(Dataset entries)

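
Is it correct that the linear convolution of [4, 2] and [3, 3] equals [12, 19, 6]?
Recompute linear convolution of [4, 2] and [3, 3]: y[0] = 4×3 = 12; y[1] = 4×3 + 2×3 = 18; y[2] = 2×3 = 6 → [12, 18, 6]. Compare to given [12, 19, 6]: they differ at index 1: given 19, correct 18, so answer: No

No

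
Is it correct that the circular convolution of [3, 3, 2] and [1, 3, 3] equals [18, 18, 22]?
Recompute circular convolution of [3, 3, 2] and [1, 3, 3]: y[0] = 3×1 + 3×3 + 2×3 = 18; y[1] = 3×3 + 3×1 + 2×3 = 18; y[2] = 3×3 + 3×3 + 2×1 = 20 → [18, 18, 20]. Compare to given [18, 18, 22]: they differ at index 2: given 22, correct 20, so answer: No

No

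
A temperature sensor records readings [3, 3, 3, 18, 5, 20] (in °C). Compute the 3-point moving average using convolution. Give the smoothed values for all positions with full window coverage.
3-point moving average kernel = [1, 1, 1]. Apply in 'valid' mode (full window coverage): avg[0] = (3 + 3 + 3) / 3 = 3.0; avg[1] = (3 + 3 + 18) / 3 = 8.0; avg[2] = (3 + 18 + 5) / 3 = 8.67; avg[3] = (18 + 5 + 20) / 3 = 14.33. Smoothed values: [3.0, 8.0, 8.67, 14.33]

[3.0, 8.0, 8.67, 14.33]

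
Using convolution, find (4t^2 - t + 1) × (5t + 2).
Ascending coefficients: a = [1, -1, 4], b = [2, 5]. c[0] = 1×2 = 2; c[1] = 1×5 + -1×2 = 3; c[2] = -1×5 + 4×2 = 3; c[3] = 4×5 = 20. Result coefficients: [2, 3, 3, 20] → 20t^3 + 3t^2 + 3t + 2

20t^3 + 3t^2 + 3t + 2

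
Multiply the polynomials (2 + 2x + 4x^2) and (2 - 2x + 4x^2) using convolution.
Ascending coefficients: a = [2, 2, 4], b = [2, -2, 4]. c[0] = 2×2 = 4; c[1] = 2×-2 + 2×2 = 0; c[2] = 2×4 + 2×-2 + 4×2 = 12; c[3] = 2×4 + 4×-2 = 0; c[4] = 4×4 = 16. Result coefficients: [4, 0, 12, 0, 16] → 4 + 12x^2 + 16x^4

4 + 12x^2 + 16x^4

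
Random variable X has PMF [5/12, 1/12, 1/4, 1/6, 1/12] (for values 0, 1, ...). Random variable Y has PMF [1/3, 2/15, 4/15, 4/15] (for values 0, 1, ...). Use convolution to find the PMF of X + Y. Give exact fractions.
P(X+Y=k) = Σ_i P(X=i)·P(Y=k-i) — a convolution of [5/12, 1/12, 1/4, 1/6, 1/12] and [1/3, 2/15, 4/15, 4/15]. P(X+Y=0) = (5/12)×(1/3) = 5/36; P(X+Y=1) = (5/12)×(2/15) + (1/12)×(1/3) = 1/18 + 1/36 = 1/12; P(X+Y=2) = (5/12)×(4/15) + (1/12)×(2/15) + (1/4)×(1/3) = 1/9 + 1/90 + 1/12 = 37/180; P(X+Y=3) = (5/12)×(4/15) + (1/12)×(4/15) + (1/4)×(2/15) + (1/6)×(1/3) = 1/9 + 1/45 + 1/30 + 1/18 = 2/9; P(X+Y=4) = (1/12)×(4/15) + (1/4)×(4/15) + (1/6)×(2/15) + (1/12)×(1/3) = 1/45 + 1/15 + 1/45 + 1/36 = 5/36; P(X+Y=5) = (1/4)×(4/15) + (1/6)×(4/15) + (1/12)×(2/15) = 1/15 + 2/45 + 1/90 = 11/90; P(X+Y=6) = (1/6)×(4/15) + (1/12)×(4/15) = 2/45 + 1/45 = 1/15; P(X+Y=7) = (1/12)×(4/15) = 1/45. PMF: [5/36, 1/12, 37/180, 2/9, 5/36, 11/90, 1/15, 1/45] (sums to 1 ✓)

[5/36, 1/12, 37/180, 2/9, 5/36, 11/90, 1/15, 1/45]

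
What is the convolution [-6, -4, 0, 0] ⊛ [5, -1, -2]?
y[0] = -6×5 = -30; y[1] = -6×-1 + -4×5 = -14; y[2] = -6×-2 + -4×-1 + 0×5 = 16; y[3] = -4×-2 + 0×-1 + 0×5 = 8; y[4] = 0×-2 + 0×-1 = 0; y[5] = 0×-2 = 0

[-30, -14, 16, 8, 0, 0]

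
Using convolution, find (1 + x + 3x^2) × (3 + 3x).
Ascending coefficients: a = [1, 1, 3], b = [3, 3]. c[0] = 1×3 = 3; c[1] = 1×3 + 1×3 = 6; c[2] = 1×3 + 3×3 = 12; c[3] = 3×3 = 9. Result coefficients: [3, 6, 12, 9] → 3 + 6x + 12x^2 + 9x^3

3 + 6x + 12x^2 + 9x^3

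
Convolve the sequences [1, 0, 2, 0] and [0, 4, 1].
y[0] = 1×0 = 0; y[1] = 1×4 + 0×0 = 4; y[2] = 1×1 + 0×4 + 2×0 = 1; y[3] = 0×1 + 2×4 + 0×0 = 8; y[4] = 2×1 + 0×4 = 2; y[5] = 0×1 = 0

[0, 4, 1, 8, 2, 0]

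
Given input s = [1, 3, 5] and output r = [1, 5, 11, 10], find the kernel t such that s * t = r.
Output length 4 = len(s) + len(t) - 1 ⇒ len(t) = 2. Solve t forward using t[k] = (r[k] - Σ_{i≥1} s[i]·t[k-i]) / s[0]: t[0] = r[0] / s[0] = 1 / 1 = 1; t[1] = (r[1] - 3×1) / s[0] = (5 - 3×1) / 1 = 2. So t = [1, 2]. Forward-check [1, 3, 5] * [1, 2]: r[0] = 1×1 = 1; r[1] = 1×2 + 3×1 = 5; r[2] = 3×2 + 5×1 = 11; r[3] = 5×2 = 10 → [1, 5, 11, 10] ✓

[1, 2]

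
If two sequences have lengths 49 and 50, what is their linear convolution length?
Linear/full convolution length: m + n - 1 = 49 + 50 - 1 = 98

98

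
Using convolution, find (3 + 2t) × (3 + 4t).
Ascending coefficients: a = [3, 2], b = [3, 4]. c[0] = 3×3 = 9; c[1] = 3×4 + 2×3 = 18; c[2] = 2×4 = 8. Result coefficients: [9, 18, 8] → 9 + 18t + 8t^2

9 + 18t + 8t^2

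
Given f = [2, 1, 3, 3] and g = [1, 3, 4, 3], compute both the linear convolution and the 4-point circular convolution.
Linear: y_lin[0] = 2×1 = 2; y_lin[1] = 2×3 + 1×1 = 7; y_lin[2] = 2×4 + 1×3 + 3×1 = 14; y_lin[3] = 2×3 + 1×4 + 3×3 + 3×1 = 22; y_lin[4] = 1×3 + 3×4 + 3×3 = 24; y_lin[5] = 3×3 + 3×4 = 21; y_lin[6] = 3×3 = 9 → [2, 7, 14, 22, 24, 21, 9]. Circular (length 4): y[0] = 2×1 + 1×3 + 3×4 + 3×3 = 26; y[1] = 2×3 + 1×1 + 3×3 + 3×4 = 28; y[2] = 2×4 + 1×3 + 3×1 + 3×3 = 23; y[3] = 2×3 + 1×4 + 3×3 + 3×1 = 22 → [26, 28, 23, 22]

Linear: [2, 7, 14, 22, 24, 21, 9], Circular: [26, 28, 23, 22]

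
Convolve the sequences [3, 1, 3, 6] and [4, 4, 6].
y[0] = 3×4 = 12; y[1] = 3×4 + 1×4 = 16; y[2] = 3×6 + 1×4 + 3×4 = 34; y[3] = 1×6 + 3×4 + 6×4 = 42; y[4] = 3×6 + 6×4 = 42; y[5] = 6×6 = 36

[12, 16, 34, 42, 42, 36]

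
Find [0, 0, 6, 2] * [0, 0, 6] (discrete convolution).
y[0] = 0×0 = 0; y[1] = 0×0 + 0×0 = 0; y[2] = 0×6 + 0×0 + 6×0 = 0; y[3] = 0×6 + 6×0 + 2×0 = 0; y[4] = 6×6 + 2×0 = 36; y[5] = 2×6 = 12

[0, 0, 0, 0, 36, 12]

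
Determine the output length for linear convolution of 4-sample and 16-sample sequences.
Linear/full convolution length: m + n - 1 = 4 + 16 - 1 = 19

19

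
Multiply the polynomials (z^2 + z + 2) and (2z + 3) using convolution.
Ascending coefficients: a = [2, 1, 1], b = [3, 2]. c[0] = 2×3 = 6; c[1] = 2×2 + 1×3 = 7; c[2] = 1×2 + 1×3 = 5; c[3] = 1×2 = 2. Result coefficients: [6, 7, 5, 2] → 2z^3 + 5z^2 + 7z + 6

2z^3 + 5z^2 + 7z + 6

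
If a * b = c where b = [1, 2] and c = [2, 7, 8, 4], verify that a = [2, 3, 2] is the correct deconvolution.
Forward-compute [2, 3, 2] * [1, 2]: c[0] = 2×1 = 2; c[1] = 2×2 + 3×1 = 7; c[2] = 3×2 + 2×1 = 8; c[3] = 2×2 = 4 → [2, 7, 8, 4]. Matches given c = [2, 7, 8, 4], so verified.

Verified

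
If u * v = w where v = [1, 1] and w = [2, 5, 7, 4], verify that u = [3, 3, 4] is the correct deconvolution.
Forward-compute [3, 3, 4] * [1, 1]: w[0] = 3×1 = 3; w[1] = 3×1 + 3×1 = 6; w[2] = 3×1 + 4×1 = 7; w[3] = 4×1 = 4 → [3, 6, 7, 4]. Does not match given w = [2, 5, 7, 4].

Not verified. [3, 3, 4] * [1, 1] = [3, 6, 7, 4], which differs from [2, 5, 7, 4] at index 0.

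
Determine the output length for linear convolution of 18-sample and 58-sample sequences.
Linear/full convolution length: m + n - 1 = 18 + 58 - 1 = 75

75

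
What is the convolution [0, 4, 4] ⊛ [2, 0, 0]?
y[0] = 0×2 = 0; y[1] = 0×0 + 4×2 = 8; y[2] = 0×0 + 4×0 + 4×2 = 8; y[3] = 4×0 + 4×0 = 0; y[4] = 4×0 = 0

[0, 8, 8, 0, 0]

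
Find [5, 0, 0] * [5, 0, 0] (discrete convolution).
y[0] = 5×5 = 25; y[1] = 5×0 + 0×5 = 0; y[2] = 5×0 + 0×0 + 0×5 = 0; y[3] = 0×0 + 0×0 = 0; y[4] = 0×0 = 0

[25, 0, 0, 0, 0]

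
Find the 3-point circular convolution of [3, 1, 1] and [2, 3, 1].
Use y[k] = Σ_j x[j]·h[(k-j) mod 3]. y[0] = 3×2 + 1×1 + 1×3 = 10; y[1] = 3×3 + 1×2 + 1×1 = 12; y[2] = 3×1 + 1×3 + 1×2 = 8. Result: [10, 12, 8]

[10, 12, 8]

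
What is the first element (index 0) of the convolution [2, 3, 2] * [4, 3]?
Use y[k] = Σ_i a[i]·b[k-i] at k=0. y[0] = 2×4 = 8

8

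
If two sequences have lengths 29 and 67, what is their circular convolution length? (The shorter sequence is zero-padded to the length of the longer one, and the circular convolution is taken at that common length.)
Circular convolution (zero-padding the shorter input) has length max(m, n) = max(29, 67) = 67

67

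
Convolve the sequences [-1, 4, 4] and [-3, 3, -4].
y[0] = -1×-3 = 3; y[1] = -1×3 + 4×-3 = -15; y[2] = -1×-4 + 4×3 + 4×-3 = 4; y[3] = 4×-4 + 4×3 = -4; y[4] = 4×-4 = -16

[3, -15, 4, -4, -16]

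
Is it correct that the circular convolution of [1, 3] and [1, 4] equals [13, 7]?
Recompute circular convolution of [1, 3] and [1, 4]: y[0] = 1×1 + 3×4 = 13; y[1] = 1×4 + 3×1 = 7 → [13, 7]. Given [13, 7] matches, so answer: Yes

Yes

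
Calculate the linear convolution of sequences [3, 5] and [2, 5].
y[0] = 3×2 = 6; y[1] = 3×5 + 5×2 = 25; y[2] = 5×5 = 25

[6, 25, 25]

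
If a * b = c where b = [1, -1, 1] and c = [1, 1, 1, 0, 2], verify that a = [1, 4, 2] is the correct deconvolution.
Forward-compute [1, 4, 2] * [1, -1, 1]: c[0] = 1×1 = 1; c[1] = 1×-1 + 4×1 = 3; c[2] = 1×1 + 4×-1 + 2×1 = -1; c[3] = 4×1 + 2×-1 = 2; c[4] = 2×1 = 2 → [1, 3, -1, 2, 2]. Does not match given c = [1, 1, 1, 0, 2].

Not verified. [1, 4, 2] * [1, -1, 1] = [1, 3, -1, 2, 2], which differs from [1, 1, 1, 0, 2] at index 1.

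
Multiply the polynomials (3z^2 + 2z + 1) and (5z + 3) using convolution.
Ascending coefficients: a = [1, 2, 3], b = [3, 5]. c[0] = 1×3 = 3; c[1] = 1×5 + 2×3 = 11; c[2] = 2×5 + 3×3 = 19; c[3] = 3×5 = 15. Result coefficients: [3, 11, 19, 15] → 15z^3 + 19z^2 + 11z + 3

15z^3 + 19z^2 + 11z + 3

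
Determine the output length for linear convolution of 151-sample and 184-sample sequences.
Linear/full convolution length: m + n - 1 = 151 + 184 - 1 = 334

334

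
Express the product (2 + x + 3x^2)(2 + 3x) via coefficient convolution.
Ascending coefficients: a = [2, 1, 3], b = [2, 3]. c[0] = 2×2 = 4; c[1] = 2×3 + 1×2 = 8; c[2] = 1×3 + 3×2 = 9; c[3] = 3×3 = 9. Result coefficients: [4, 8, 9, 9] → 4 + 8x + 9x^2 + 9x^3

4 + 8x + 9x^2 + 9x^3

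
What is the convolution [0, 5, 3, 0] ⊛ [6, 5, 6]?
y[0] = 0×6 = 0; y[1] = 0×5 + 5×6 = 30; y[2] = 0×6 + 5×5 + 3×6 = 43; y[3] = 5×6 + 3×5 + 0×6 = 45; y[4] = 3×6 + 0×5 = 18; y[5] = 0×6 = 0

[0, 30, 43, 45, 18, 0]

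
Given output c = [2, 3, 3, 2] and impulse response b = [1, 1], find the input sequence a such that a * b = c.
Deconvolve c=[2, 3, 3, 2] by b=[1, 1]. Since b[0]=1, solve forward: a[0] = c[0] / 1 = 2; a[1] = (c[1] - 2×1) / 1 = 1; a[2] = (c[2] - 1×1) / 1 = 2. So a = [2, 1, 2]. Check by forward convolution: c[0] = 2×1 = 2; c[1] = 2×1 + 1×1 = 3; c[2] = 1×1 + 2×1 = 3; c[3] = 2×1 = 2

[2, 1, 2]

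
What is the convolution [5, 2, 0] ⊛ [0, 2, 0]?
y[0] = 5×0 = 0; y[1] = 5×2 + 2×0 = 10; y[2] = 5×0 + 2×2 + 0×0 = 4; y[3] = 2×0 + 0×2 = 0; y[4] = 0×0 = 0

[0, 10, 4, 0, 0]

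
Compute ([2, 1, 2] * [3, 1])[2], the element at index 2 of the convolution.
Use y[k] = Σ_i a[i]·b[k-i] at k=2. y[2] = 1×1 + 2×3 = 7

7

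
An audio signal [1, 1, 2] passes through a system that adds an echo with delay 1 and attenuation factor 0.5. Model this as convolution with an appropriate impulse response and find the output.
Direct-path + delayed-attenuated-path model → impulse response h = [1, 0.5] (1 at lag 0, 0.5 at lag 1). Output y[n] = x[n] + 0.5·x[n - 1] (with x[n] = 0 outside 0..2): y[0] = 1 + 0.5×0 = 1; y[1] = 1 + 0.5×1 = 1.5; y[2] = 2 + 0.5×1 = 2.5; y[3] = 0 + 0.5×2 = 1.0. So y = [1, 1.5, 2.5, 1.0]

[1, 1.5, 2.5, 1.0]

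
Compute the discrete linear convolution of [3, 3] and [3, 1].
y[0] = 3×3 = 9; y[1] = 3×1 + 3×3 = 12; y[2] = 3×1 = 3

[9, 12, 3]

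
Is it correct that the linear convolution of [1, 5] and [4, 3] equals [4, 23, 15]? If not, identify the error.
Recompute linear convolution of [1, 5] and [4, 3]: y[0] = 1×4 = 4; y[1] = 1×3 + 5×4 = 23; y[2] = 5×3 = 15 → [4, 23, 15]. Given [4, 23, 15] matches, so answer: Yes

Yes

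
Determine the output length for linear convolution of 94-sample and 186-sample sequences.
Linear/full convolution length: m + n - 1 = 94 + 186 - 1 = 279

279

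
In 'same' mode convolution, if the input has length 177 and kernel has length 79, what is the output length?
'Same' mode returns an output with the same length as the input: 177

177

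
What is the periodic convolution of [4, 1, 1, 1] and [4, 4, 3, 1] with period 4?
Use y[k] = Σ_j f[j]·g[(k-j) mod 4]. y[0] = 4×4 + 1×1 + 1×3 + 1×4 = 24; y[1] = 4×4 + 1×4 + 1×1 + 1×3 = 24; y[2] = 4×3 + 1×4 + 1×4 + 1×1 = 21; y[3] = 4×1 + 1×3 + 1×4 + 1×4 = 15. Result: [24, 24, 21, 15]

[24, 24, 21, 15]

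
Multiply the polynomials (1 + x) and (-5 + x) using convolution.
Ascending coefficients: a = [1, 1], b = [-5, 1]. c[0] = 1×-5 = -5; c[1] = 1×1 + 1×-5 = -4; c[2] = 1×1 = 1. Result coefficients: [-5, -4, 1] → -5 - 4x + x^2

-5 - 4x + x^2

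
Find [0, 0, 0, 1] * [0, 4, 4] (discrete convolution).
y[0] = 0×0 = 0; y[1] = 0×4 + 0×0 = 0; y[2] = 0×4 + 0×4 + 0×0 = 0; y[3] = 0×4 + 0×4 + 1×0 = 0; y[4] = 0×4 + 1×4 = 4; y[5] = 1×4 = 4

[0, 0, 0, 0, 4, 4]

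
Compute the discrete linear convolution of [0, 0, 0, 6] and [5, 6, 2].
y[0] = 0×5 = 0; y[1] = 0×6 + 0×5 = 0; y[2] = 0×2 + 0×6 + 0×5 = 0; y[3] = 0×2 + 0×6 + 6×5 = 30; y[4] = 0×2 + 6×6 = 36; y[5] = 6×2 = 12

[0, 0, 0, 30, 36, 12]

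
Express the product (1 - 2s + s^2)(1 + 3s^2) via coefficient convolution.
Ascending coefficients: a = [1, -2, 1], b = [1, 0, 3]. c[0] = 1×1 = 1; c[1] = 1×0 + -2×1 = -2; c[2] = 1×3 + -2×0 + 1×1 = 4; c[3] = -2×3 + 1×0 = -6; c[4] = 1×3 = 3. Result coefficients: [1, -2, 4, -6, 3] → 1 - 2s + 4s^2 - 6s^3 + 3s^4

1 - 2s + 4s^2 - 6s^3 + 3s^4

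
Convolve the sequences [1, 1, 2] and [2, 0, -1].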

PROBLEM DETAILS
The answer must be the line containing "What is the periodic" and every line after it through the end of the records, repeated exactly.

RESPONSE TO THE EXERCISE
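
What is the periodic convolution of [4, 1, 1, 1] and [4, 4, 3, 1] with period 4?
Use y[k] = Σ_j f[j]·g[(k-j) mod 4]. y[0] = 4×4 + 1×1 + 1×3 + 1×4 = 24; y[1] = 4×4 + 1×4 + 1×1 + 1×3 = 24; y[2] = 4×3 + 1×4 + 1×4 + 1×1 = 21; y[3] = 4×1 + 1×3 + 1×4 + 1×4 = 15. Result: [24, 24, 21, 15]

[24, 24, 21, 15]

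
Multiply the polynomials (1 + x) and (-5 + x) using convolution.
Ascending coefficients: a = [1, 1], b = [-5, 1]. c[0] = 1×-5 = -5; c[1] = 1×1 + 1×-5 = -4; c[2] = 1×1 = 1. Result coefficients: [-5, -4, 1] → -5 - 4x + x^2

-5 - 4x + x^2

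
Find [0, 0, 0, 1] * [0, 4, 4] (discrete convolution).
y[0] = 0×0 = 0; y[1] = 0×4 + 0×0 = 0; y[2] = 0×4 + 0×4 + 0×0 = 0; y[3] = 0×4 + 0×4 + 1×0 = 0; y[4] = 0×4 + 1×4 = 4; y[5] = 1×4 = 4

[0, 0, 0, 0, 4, 4]

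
Compute the discrete linear convolution of [0, 0, 0, 6] and [5, 6, 2].
y[0] = 0×5 = 0; y[1] = 0×6 + 0×5 = 0; y[2] = 0×2 + 0×6 + 0×5 = 0; y[3] = 0×2 + 0×6 + 6×5 = 30; y[4] = 0×2 + 6×6 = 36; y[5] = 6×2 = 12

[0, 0, 0, 30, 36, 12]

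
Express the product (1 - 2s + s^2)(1 + 3s^2) via coefficient convolution.
Ascending coefficients: a = [1, -2, 1], b = [1, 0, 3]. c[0] = 1×1 = 1; c[1] = 1×0 + -2×1 = -2; c[2] = 1×3 + -2×0 + 1×1 = 4; c[3] = -2×3 + 1×0 = -6; c[4] = 1×3 = 3. Result coefficients: [1, -2, 4, -6, 3] → 1 - 2s + 4s^2 - 6s^3 + 3s^4

1 - 2s + 4s^2 - 6s^3 + 3s^4

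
Convolve the sequences [1, 1, 2] and [2, 0, -1].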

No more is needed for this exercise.